**Action item:** Filter on the word "range": copy each matching line from the listing below.

**Excerpted data:**
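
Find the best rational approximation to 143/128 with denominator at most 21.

19/17

Expand x = 143/128 as a continued fraction with the Euclidean algorithm:
  143 = 1*128 + 15, so a_0 = 1.
  128 = 8*15 + 8, so a_1 = 8.
  15 = 1*8 + 7, so a_2 = 1.
  8 = 1*7 + 1, so a_3 = 1.
  7 = 7*1 + 0, so a_4 = 7.
so x = [1; 8, 1, 1, 7].
Convergents (p_i = a_i*p_{i-1} + p_{i-2}, q_i = a_i*q_{i-1} + q_{i-2} with p_{-2}=0, p_{-1}=1, q_{-2}=1, q_{-1}=0), until the denominator exceeds 21:
  i=0: a_0=1, p_0 = 1*1 + 0 = 1, q_0 = 1*0 + 1 = 1.
  i=1: a_1=8, p_1 = 8*1 + 1 = 9, q_1 = 8*1 + 0 = 8.
  i=2: a_2=1, p_2 = 1*9 + 1 = 10, q_2 = 1*8 + 1 = 9.
  i=3: a_3=1, p_3 = 1*10 + 9 = 19, q_3 = 1*9 + 8 = 17.
  i=4: a_4=7, p_4 = 7*19 + 10 = 143, q_4 = 7*17 + 9 = 128.
q_4 = 128 > 21, so the last convergent with denominator <= 21 is p_3/q_3 = 19/17.
The closest fraction with denominator <= 21 is either p_3/q_3 or the intermediate fraction (k*p_3 + p_2)/(k*q_3 + q_2) with the largest k >= 1 whose denominator stays <= 21; these approach x as k grows, and every other convergent or intermediate fraction in range is farther away.
Largest k: floor((21 - q_2)/q_3) = floor((21 - 9)/17) = 0.
Since k = 0, no intermediate fraction beyond p_3/q_3 has denominator <= 21, so the convergent 19/17 is the closest (its error is |143*17 - 19*128|/(128*17) = 1/2176).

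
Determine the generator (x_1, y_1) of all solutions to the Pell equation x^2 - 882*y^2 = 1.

(x, y) = (19601, 660)

First expand sqrt(882) as a continued fraction. With x_i = (sqrt(882) + m_i)/d_i and (m_0, d_0) = (0, 1): a_0 = floor(sqrt(882)) = 29, since 29^2 = 841 <= 882 < 900 = 30^2.
Iterate m_{i+1} = d_i*a_i - m_i, d_{i+1} = (882 - m_{i+1}^2)/d_i, a_{i+1} = floor((a_0 + m_{i+1})/d_{i+1}):
  m_1 = 1*29 - 0 = 29, d_1 = (882 - 29^2)/1 = 41/1 = 41, a_1 = floor((29 + 29)/41) = 1.
  m_2 = 41*1 - 29 = 12, d_2 = (882 - 12^2)/41 = 738/41 = 18, a_2 = floor((29 + 12)/18) = 2.
  m_3 = 18*2 - 12 = 24, d_3 = (882 - 24^2)/18 = 306/18 = 17, a_3 = floor((29 + 24)/17) = 3.
  m_4 = 17*3 - 24 = 27, d_4 = (882 - 27^2)/17 = 153/17 = 9, a_4 = floor((29 + 27)/9) = 6.
  m_5 = 9*6 - 27 = 27, d_5 = (882 - 27^2)/9 = 153/9 = 17, a_5 = floor((29 + 27)/17) = 3.
  m_6 = 17*3 - 27 = 24, d_6 = (882 - 24^2)/17 = 306/17 = 18, a_6 = floor((29 + 24)/18) = 2.
  m_7 = 18*2 - 24 = 12, d_7 = (882 - 12^2)/18 = 738/18 = 41, a_7 = floor((29 + 12)/41) = 1.
  m_8 = 41*1 - 12 = 29, d_8 = (882 - 29^2)/41 = 41/41 = 1, a_8 = floor((29 + 29)/1) = 58.
  m_9 = 1*58 - 29 = 29, d_9 = (882 - 29^2)/1 = 41/1 = 41: (m_9, d_9) = (m_1, d_1) = (29, 41), so from here the quotients repeat a_1, ..., a_8; the period length is 8.
So sqrt(882) = [29; (1, 2, 3, 6, 3, 2, 1, 58)] with period length k = 8.
k is even, so the fundamental solution of x^2 - 882y^2 = 1 is (p_{k-1}, q_{k-1}) = (p_7, q_7); compute convergents through index 7.
Convergents (p_i = a_i*p_{i-1} + p_{i-2}, q_i = a_i*q_{i-1} + q_{i-2} with p_{-2}=0, p_{-1}=1, q_{-2}=1, q_{-1}=0):
  i=0: a_0=29, p_0 = 29*1 + 0 = 29, q_0 = 29*0 + 1 = 1.
  i=1: a_1=1, p_1 = 1*29 + 1 = 30, q_1 = 1*1 + 0 = 1.
  i=2: a_2=2, p_2 = 2*30 + 29 = 89, q_2 = 2*1 + 1 = 3.
  i=3: a_3=3, p_3 = 3*89 + 30 = 297, q_3 = 3*3 + 1 = 10.
  i=4: a_4=6, p_4 = 6*297 + 89 = 1871, q_4 = 6*10 + 3 = 63.
  i=5: a_5=3, p_5 = 3*1871 + 297 = 5910, q_5 = 3*63 + 10 = 199.
  i=6: a_6=2, p_6 = 2*5910 + 1871 = 13691, q_6 = 2*199 + 63 = 461.
  i=7: a_7=1, p_7 = 1*13691 + 5910 = 19601, q_7 = 1*461 + 199 = 660.
Check: 19601^2 - 882*660^2 = 384199201 - 384199200 = 1, so (x, y) = (19601, 660) solves the equation, and by the theorem it is the least positive solution.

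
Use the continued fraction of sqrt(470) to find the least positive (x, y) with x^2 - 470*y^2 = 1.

(x, y) = (1691, 78)

First expand sqrt(470) as a continued fraction. With x_i = (sqrt(470) + m_i)/d_i and (m_0, d_0) = (0, 1): a_0 = floor(sqrt(470)) = 21, since 21^2 = 441 <= 470 < 484 = 22^2.
Iterate m_{i+1} = d_i*a_i - m_i, d_{i+1} = (470 - m_{i+1}^2)/d_i, a_{i+1} = floor((a_0 + m_{i+1})/d_{i+1}):
  m_1 = 1*21 - 0 = 21, d_1 = (470 - 21^2)/1 = 29/1 = 29, a_1 = floor((21 + 21)/29) = 1.
  m_2 = 29*1 - 21 = 8, d_2 = (470 - 8^2)/29 = 406/29 = 14, a_2 = floor((21 + 8)/14) = 2.
  m_3 = 14*2 - 8 = 20, d_3 = (470 - 20^2)/14 = 70/14 = 5, a_3 = floor((21 + 20)/5) = 8.
  m_4 = 5*8 - 20 = 20, d_4 = (470 - 20^2)/5 = 70/5 = 14, a_4 = floor((21 + 20)/14) = 2.
  m_5 = 14*2 - 20 = 8, d_5 = (470 - 8^2)/14 = 406/14 = 29, a_5 = floor((21 + 8)/29) = 1.
  m_6 = 29*1 - 8 = 21, d_6 = (470 - 21^2)/29 = 29/29 = 1, a_6 = floor((21 + 21)/1) = 42.
  m_7 = 1*42 - 21 = 21, d_7 = (470 - 21^2)/1 = 29/1 = 29: (m_7, d_7) = (m_1, d_1) = (21, 29), so from here the quotients repeat a_1, ..., a_6; the period length is 6.
So sqrt(470) = [21; (1, 2, 8, 2, 1, 42)] with period length k = 6.
k is even, so the fundamental solution of x^2 - 470y^2 = 1 is (p_{k-1}, q_{k-1}) = (p_5, q_5); compute convergents through index 5.
Convergents (p_i = a_i*p_{i-1} + p_{i-2}, q_i = a_i*q_{i-1} + q_{i-2} with p_{-2}=0, p_{-1}=1, q_{-2}=1, q_{-1}=0):
  i=0: a_0=21, p_0 = 21*1 + 0 = 21, q_0 = 21*0 + 1 = 1.
  i=1: a_1=1, p_1 = 1*21 + 1 = 22, q_1 = 1*1 + 0 = 1.
  i=2: a_2=2, p_2 = 2*22 + 21 = 65, q_2 = 2*1 + 1 = 3.
  i=3: a_3=8, p_3 = 8*65 + 22 = 542, q_3 = 8*3 + 1 = 25.
  i=4: a_4=2, p_4 = 2*542 + 65 = 1149, q_4 = 2*25 + 3 = 53.
  i=5: a_5=1, p_5 = 1*1149 + 542 = 1691, q_5 = 1*53 + 25 = 78.
Check: 1691^2 - 470*78^2 = 2859481 - 2859480 = 1, so (x, y) = (1691, 78) solves the equation, and by the theorem it is the least positive solution.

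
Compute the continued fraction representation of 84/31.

[2; 1, 2, 2, 4]

Run the Euclidean algorithm on 84 and 31; the successive quotients are the partial quotients a_0, a_1, ... (each step inverts the fractional part left over by the previous one):
  84 = 2*31 + 22, so a_0 = 2.
  31 = 1*22 + 9, so a_1 = 1.
  22 = 2*9 + 4, so a_2 = 2.
  9 = 2*4 + 1, so a_3 = 2.
  4 = 4*1 + 0, so a_4 = 4.
The remainder reaches 0 after 5 divisions, so the expansion has 5 partial quotients, read off in order.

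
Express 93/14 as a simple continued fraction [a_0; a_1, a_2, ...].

Run the Euclidean algorithm on 93 and 14; the successive quotients are the partial quotients a_0, a_1, ... (each step inverts the fractional part left over by the previous one):
  93 = 6*14 + 9, so a_0 = 6.
  14 = 1*9 + 5, so a_1 = 1.
  9 = 1*5 + 4, so a_2 = 1.
  5 = 1*4 + 1, so a_3 = 1.
  4 = 4*1 + 0, so a_4 = 4.
The remainder reaches 0 after 5 divisions, so the expansion has 5 partial quotients, read off in order.

[6; 1, 1, 1, 4]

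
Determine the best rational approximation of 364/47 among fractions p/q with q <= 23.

31/4

Expand x = 364/47 as a continued fraction with the Euclidean algorithm:
  364 = 7*47 + 35, so a_0 = 7.
  47 = 1*35 + 12, so a_1 = 1.
  35 = 2*12 + 11, so a_2 = 2.
  12 = 1*11 + 1, so a_3 = 1.
  11 = 11*1 + 0, so a_4 = 11.
so x = [7; 1, 2, 1, 11].
Convergents (p_i = a_i*p_{i-1} + p_{i-2}, q_i = a_i*q_{i-1} + q_{i-2} with p_{-2}=0, p_{-1}=1, q_{-2}=1, q_{-1}=0), until the denominator exceeds 23:
  i=0: a_0=7, p_0 = 7*1 + 0 = 7, q_0 = 7*0 + 1 = 1.
  i=1: a_1=1, p_1 = 1*7 + 1 = 8, q_1 = 1*1 + 0 = 1.
  i=2: a_2=2, p_2 = 2*8 + 7 = 23, q_2 = 2*1 + 1 = 3.
  i=3: a_3=1, p_3 = 1*23 + 8 = 31, q_3 = 1*3 + 1 = 4.
  i=4: a_4=11, p_4 = 11*31 + 23 = 364, q_4 = 11*4 + 3 = 47.
q_4 = 47 > 23, so the last convergent with denominator <= 23 is p_3/q_3 = 31/4.
The closest fraction with denominator <= 23 is either p_3/q_3 or the intermediate fraction (k*p_3 + p_2)/(k*q_3 + q_2) with the largest k >= 1 whose denominator stays <= 23; these approach x as k grows, and every other convergent or intermediate fraction in range is farther away.
Largest k: floor((23 - q_2)/q_3) = floor((23 - 3)/4) = 5.
That gives (5*31 + 23)/(5*4 + 3) = 178/23.
Compare the errors: |x - 31/4| = |364*4 - 31*47|/(47*4) = 1/188, and |x - 178/23| = |364*23 - 178*47|/(47*23) = 6/1081.
Cross-multiplying, 1*1081 = 1081 < 1128 = 6*188, so 1/188 is smaller: the convergent 31/4 is closer to x than 178/23.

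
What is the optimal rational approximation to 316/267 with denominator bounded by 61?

Expand x = 316/267 as a continued fraction with the Euclidean algorithm:
  316 = 1*267 + 49, so a_0 = 1.
  267 = 5*49 + 22, so a_1 = 5.
  49 = 2*22 + 5, so a_2 = 2.
  22 = 4*5 + 2, so a_3 = 4.
  5 = 2*2 + 1, so a_4 = 2.
  2 = 2*1 + 0, so a_5 = 2.
so x = [1; 5, 2, 4, 2, 2].
Convergents (p_i = a_i*p_{i-1} + p_{i-2}, q_i = a_i*q_{i-1} + q_{i-2} with p_{-2}=0, p_{-1}=1, q_{-2}=1, q_{-1}=0), until the denominator exceeds 61:
  i=0: a_0=1, p_0 = 1*1 + 0 = 1, q_0 = 1*0 + 1 = 1.
  i=1: a_1=5, p_1 = 5*1 + 1 = 6, q_1 = 5*1 + 0 = 5.
  i=2: a_2=2, p_2 = 2*6 + 1 = 13, q_2 = 2*5 + 1 = 11.
  i=3: a_3=4, p_3 = 4*13 + 6 = 58, q_3 = 4*11 + 5 = 49.
  i=4: a_4=2, p_4 = 2*58 + 13 = 129, q_4 = 2*49 + 11 = 109.
q_4 = 109 > 61, so the last convergent with denominator <= 61 is p_3/q_3 = 58/49.
The closest fraction with denominator <= 61 is either p_3/q_3 or the intermediate fraction (k*p_3 + p_2)/(k*q_3 + q_2) with the largest k >= 1 whose denominator stays <= 61; these approach x as k grows, and every other convergent or intermediate fraction in range is farther away.
Largest k: floor((61 - q_2)/q_3) = floor((61 - 11)/49) = 1.
That gives (1*58 + 13)/(1*49 + 11) = 71/60.
Compare the errors: |x - 58/49| = |316*49 - 58*267|/(267*49) = 2/13083, and |x - 71/60| = |316*60 - 71*267|/(267*60) = 3/16020.
Cross-multiplying, 2*16020 = 32040 < 39249 = 3*13083, so 2/13083 is smaller: the convergent 58/49 is closer to x than 71/60.

58/49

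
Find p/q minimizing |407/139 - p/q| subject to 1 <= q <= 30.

Expand x = 407/139 as a continued fraction with the Euclidean algorithm:
  407 = 2*139 + 129, so a_0 = 2.
  139 = 1*129 + 10, so a_1 = 1.
  129 = 12*10 + 9, so a_2 = 12.
  10 = 1*9 + 1, so a_3 = 1.
  9 = 9*1 + 0, so a_4 = 9.
so x = [2; 1, 12, 1, 9].
Convergents (p_i = a_i*p_{i-1} + p_{i-2}, q_i = a_i*q_{i-1} + q_{i-2} with p_{-2}=0, p_{-1}=1, q_{-2}=1, q_{-1}=0), until the denominator exceeds 30:
  i=0: a_0=2, p_0 = 2*1 + 0 = 2, q_0 = 2*0 + 1 = 1.
  i=1: a_1=1, p_1 = 1*2 + 1 = 3, q_1 = 1*1 + 0 = 1.
  i=2: a_2=12, p_2 = 12*3 + 2 = 38, q_2 = 12*1 + 1 = 13.
  i=3: a_3=1, p_3 = 1*38 + 3 = 41, q_3 = 1*13 + 1 = 14.
  i=4: a_4=9, p_4 = 9*41 + 38 = 407, q_4 = 9*14 + 13 = 139.
q_4 = 139 > 30, so the last convergent with denominator <= 30 is p_3/q_3 = 41/14.
The closest fraction with denominator <= 30 is either p_3/q_3 or the intermediate fraction (k*p_3 + p_2)/(k*q_3 + q_2) with the largest k >= 1 whose denominator stays <= 30; these approach x as k grows, and every other convergent or intermediate fraction in range is farther away.
Largest k: floor((30 - q_2)/q_3) = floor((30 - 13)/14) = 1.
That gives (1*41 + 38)/(1*14 + 13) = 79/27.
Compare the errors: |x - 41/14| = |407*14 - 41*139|/(139*14) = 1/1946, and |x - 79/27| = |407*27 - 79*139|/(139*27) = 8/3753.
Cross-multiplying, 1*3753 = 3753 < 15568 = 8*1946, so 1/1946 is smaller: the convergent 41/14 is closer to x than 79/27.

41/14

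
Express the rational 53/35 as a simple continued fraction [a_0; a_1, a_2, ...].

[1; 1, 1, 17]

Run the Euclidean algorithm on 53 and 35; the successive quotients are the partial quotients a_0, a_1, ... (each step inverts the fractional part left over by the previous one):
  53 = 1*35 + 18, so a_0 = 1.
  35 = 1*18 + 17, so a_1 = 1.
  18 = 1*17 + 1, so a_2 = 1.
  17 = 17*1 + 0, so a_3 = 17.
The remainder reaches 0 after 4 divisions, so the expansion has 4 partial quotients, read off in order.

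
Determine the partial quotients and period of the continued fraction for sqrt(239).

[15; (2, 5, 1, 2, 4, 15, 4, 2, 1, 5, 2, 30)]

Write x_i = (sqrt(239) + m_i)/d_i with (m_0, d_0) = (0, 1). a_0 = floor(sqrt(239)) = 15, since 15^2 = 225 <= 239 < 256 = 16^2.
Iterate m_{i+1} = d_i*a_i - m_i, d_{i+1} = (239 - m_{i+1}^2)/d_i, a_{i+1} = floor((a_0 + m_{i+1})/d_{i+1}):
  m_1 = 1*15 - 0 = 15, d_1 = (239 - 15^2)/1 = 14/1 = 14, a_1 = floor((15 + 15)/14) = 2.
  m_2 = 14*2 - 15 = 13, d_2 = (239 - 13^2)/14 = 70/14 = 5, a_2 = floor((15 + 13)/5) = 5.
  m_3 = 5*5 - 13 = 12, d_3 = (239 - 12^2)/5 = 95/5 = 19, a_3 = floor((15 + 12)/19) = 1.
  m_4 = 19*1 - 12 = 7, d_4 = (239 - 7^2)/19 = 190/19 = 10, a_4 = floor((15 + 7)/10) = 2.
  m_5 = 10*2 - 7 = 13, d_5 = (239 - 13^2)/10 = 70/10 = 7, a_5 = floor((15 + 13)/7) = 4.
  m_6 = 7*4 - 13 = 15, d_6 = (239 - 15^2)/7 = 14/7 = 2, a_6 = floor((15 + 15)/2) = 15.
  m_7 = 2*15 - 15 = 15, d_7 = (239 - 15^2)/2 = 14/2 = 7, a_7 = floor((15 + 15)/7) = 4.
  m_8 = 7*4 - 15 = 13, d_8 = (239 - 13^2)/7 = 70/7 = 10, a_8 = floor((15 + 13)/10) = 2.
  m_9 = 10*2 - 13 = 7, d_9 = (239 - 7^2)/10 = 190/10 = 19, a_9 = floor((15 + 7)/19) = 1.
  m_10 = 19*1 - 7 = 12, d_10 = (239 - 12^2)/19 = 95/19 = 5, a_10 = floor((15 + 12)/5) = 5.
  m_11 = 5*5 - 12 = 13, d_11 = (239 - 13^2)/5 = 70/5 = 14, a_11 = floor((15 + 13)/14) = 2.
  m_12 = 14*2 - 13 = 15, d_12 = (239 - 15^2)/14 = 14/14 = 1, a_12 = floor((15 + 15)/1) = 30.
  m_13 = 1*30 - 15 = 15, d_13 = (239 - 15^2)/1 = 14/1 = 14: (m_13, d_13) = (m_1, d_1) = (15, 14), so from here the quotients repeat a_1, ..., a_12; the period length is 12.
Hence the expansion of sqrt(239) is a_0 = 15 followed by the repeating block 2, 5, 1, 2, 4, 15, 4, 2, 1, 5, 2, 30 (period 12).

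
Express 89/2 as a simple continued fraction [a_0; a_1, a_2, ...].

Run the Euclidean algorithm on 89 and 2; the successive quotients are the partial quotients a_0, a_1, ... (each step inverts the fractional part left over by the previous one):
  89 = 44*2 + 1, so a_0 = 44.
  2 = 2*1 + 0, so a_1 = 2.
The remainder reaches 0 after 2 divisions, so the expansion has 2 partial quotients, read off in order.

[44; 2]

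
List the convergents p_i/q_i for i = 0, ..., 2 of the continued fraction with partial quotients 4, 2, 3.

Using the convergent recurrence p_i = a_i*p_{i-1} + p_{i-2}, q_i = a_i*q_{i-1} + q_{i-2} with p_{-2}=0, p_{-1}=1, q_{-2}=1, q_{-1}=0:
  i=0: a_0=4, p_0 = 4*1 + 0 = 4, q_0 = 4*0 + 1 = 1.
  i=1: a_1=2, p_1 = 2*4 + 1 = 9, q_1 = 2*1 + 0 = 2.
  i=2: a_2=3, p_2 = 3*9 + 4 = 31, q_2 = 3*2 + 1 = 7.

4/1, 9/2, 31/7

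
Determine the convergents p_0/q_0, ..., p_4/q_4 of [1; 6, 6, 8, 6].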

**Exercise answer:**
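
The closest fraction with denominator <= 21 is either p_3/q_3 or the intermediate fraction (k*p_3 + p_2)/(k*q_3 + q_2) with the largest k >= 1 whose denominator stays <= 21; these approach x as k grows, and every other convergent or intermediate fraction in range is farther away.
The closest fraction with denominator <= 23 is either p_3/q_3 or the intermediate fraction (k*p_3 + p_2)/(k*q_3 + q_2) with the largest k >= 1 whose denominator stays <= 23; these approach x as k grows, and every other convergent or intermediate fraction in range is farther away.
The closest fraction with denominator <= 61 is either p_3/q_3 or the intermediate fraction (k*p_3 + p_2)/(k*q_3 + q_2) with the largest k >= 1 whose denominator stays <= 61; these approach x as k grows, and every other convergent or intermediate fraction in range is farther away.
The closest fraction with denominator <= 30 is either p_3/q_3 or the intermediate fraction (k*p_3 + p_2)/(k*q_3 + q_2) with the largest k >= 1 whose denominator stays <= 30; these approach x as k grows, and every other convergent or intermediate fraction in range is farther away.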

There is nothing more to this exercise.